For each line below, check for the word "under", then state how many lines contain it, with no other output.

== Dataset

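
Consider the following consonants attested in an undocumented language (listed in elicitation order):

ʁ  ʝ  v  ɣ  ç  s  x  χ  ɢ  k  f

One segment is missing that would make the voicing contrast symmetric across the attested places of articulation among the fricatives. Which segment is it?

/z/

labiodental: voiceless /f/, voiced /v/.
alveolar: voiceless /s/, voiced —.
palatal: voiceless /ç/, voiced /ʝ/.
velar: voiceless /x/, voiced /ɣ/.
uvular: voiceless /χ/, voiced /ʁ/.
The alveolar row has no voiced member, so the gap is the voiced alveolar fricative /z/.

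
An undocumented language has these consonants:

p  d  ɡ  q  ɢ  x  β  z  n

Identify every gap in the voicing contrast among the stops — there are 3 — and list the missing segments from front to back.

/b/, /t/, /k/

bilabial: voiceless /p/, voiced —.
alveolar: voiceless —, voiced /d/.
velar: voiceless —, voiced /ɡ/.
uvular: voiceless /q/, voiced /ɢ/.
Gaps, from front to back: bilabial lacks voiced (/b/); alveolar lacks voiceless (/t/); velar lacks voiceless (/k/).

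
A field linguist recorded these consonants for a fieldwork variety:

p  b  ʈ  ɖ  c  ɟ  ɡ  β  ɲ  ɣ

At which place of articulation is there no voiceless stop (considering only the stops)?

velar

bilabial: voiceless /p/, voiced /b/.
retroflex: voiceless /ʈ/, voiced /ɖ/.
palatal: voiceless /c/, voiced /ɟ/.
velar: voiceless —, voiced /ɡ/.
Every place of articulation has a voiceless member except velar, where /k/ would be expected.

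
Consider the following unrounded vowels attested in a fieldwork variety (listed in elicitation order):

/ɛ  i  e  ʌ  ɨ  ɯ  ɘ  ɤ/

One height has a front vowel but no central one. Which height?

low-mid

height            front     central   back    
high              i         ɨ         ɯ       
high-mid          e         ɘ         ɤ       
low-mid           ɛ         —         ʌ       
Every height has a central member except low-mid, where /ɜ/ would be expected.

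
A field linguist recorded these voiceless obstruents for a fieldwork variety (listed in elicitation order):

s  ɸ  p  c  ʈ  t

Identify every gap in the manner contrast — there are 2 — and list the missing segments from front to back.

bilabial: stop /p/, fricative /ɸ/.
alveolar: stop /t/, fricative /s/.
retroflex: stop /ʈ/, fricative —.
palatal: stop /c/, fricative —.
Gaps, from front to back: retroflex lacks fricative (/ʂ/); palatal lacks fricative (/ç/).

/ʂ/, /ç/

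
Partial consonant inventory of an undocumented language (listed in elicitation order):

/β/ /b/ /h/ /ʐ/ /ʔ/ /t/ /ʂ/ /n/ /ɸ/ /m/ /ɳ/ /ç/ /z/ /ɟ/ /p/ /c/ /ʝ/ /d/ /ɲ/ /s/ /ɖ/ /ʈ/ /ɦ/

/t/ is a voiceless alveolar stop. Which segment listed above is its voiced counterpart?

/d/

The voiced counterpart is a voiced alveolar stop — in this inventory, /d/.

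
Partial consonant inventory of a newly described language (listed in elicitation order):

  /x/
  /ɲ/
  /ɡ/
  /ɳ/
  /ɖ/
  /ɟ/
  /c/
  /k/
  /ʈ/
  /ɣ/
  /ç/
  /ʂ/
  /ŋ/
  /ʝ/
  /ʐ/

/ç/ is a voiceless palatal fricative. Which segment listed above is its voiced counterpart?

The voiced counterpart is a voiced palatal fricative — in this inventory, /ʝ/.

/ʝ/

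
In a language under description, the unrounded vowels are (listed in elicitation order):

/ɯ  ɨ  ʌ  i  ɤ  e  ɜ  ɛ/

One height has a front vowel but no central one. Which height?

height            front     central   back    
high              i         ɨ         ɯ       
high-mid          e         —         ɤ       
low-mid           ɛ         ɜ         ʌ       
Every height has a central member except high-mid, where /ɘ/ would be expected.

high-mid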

====
== Dataset

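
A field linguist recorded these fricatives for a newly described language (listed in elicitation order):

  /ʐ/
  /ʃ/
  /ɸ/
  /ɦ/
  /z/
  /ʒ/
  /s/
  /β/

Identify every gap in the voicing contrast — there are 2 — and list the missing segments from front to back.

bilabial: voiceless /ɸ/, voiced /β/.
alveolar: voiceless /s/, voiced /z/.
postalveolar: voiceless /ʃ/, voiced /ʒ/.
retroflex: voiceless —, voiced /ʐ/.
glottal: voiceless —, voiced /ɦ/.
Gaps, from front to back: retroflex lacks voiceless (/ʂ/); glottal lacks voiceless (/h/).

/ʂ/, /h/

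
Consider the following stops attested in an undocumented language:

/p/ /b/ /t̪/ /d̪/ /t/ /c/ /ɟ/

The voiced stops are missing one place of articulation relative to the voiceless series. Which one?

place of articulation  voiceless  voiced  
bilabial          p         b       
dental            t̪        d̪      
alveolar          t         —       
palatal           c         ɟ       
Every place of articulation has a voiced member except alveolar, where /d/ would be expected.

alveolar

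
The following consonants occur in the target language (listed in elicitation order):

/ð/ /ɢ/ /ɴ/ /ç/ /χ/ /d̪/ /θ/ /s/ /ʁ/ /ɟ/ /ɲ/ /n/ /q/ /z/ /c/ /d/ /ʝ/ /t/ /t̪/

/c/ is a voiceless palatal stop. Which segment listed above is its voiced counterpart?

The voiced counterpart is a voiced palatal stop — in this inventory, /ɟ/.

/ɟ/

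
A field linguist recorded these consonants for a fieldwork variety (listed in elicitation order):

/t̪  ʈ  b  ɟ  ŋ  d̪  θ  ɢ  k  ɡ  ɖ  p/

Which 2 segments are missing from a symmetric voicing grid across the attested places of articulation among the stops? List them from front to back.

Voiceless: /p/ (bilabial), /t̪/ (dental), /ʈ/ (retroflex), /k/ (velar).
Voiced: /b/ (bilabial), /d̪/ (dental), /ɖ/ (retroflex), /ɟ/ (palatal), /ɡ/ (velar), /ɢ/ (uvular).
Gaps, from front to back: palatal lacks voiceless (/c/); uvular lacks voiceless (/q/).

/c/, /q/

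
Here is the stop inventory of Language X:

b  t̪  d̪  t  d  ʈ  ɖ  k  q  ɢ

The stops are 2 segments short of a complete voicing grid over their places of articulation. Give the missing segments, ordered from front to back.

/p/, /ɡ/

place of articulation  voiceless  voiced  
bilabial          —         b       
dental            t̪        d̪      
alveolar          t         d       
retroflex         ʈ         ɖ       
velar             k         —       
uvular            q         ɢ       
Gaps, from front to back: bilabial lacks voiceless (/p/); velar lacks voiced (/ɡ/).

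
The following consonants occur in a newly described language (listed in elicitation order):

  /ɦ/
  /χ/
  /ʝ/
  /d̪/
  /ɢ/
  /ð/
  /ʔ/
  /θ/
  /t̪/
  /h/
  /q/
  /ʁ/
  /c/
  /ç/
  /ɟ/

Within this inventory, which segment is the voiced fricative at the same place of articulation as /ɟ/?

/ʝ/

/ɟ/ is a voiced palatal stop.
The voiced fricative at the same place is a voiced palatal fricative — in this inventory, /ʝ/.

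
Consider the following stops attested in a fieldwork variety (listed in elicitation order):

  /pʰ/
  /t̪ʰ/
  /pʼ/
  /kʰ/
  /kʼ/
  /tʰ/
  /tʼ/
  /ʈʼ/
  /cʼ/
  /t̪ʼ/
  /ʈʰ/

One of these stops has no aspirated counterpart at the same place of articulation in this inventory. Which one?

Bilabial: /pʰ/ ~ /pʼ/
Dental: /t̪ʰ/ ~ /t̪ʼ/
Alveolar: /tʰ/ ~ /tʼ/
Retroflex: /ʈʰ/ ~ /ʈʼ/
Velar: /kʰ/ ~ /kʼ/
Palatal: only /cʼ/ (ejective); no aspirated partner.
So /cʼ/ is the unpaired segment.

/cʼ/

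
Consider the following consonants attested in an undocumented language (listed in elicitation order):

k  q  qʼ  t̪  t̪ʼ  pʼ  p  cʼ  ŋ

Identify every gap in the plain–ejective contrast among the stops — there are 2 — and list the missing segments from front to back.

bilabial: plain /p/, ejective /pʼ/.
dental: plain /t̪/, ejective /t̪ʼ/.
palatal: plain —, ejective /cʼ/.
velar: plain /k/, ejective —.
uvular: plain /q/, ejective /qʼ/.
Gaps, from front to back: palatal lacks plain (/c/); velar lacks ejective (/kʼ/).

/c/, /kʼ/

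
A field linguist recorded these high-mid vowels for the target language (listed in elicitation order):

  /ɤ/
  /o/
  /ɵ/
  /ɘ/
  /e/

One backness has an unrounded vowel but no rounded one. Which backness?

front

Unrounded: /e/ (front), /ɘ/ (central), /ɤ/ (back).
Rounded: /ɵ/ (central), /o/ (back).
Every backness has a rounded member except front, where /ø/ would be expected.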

====
== Dataset

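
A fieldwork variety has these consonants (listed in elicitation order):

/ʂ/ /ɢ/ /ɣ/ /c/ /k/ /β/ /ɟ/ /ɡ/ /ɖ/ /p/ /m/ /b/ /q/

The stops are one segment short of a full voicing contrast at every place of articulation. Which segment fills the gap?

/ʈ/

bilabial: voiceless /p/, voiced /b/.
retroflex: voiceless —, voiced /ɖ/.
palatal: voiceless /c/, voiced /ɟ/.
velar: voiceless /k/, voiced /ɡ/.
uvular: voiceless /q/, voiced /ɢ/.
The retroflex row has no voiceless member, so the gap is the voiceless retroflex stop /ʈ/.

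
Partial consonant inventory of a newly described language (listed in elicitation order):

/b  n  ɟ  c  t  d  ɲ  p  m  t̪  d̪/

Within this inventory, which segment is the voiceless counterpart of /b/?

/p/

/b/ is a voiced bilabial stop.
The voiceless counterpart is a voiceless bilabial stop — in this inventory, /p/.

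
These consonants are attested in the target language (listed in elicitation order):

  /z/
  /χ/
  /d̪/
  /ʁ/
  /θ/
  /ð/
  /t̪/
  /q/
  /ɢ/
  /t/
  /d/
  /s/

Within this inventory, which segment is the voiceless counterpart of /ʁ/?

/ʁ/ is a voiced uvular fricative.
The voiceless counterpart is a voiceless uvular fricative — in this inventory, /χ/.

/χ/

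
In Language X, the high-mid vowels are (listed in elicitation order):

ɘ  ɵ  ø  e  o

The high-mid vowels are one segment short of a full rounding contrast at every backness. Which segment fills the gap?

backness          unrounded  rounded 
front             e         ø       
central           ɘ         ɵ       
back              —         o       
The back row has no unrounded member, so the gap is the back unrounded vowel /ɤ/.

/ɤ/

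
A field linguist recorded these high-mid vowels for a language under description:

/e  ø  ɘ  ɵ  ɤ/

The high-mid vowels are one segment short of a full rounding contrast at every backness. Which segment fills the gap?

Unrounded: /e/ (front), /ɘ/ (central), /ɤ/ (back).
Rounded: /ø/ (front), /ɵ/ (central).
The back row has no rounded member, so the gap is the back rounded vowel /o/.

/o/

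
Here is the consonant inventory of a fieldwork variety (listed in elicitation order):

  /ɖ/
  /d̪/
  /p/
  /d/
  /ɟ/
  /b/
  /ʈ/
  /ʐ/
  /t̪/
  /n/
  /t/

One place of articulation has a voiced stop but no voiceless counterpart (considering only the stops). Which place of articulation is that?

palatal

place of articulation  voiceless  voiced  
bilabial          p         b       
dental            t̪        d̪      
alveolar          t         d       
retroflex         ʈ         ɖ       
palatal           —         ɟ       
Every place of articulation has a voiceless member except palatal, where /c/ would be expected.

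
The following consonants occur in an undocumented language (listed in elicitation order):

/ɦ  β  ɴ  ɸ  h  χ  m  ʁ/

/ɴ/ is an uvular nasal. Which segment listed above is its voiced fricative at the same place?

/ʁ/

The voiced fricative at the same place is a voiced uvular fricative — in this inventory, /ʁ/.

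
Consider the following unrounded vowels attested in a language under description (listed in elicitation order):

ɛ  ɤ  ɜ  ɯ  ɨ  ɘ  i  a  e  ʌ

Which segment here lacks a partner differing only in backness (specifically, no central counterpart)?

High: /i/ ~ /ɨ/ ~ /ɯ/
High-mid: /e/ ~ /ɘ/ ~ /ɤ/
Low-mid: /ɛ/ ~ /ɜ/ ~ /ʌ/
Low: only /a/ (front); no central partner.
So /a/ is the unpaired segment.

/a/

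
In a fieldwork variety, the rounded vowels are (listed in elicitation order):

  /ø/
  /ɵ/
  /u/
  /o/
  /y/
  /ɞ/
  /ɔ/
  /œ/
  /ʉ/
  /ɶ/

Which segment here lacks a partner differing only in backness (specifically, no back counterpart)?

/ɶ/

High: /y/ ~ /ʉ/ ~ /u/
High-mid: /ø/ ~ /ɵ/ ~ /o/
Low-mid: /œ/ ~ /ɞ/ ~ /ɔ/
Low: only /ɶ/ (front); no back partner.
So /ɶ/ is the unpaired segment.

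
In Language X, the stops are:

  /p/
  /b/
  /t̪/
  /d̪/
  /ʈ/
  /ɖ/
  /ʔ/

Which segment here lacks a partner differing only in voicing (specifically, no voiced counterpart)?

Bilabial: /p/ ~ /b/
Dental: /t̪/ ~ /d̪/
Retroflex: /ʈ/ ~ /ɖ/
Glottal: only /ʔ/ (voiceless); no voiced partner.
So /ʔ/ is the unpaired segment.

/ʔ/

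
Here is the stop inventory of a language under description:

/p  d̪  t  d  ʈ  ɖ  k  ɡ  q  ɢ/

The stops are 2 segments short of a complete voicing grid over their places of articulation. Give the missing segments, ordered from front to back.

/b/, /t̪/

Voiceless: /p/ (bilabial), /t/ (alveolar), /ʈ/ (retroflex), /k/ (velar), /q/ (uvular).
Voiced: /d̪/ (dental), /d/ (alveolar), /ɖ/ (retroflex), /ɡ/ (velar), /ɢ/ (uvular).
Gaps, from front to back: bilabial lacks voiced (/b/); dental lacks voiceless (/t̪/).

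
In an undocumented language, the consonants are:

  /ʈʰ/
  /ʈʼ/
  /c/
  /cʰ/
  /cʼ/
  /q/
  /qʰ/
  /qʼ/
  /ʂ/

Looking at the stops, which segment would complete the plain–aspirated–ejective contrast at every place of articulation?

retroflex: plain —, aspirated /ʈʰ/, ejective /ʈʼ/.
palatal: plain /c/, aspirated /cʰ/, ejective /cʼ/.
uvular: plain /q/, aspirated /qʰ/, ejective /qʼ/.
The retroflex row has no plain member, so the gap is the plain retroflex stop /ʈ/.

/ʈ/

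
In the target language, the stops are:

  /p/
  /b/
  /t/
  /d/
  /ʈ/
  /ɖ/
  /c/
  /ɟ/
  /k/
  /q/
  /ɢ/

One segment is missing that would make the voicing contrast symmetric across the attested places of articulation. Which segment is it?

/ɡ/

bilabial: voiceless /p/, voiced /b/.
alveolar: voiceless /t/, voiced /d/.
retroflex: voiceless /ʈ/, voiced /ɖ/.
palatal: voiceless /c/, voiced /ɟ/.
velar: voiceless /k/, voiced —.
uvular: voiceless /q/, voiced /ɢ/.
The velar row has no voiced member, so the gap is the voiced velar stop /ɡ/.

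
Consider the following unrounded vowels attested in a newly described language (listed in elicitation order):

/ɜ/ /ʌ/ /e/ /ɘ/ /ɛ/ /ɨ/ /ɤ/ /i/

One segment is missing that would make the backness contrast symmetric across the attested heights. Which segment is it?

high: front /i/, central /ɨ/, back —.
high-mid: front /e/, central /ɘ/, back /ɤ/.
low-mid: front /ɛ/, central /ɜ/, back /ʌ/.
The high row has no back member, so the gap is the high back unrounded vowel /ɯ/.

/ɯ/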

====

◆ Exercise result ◆
4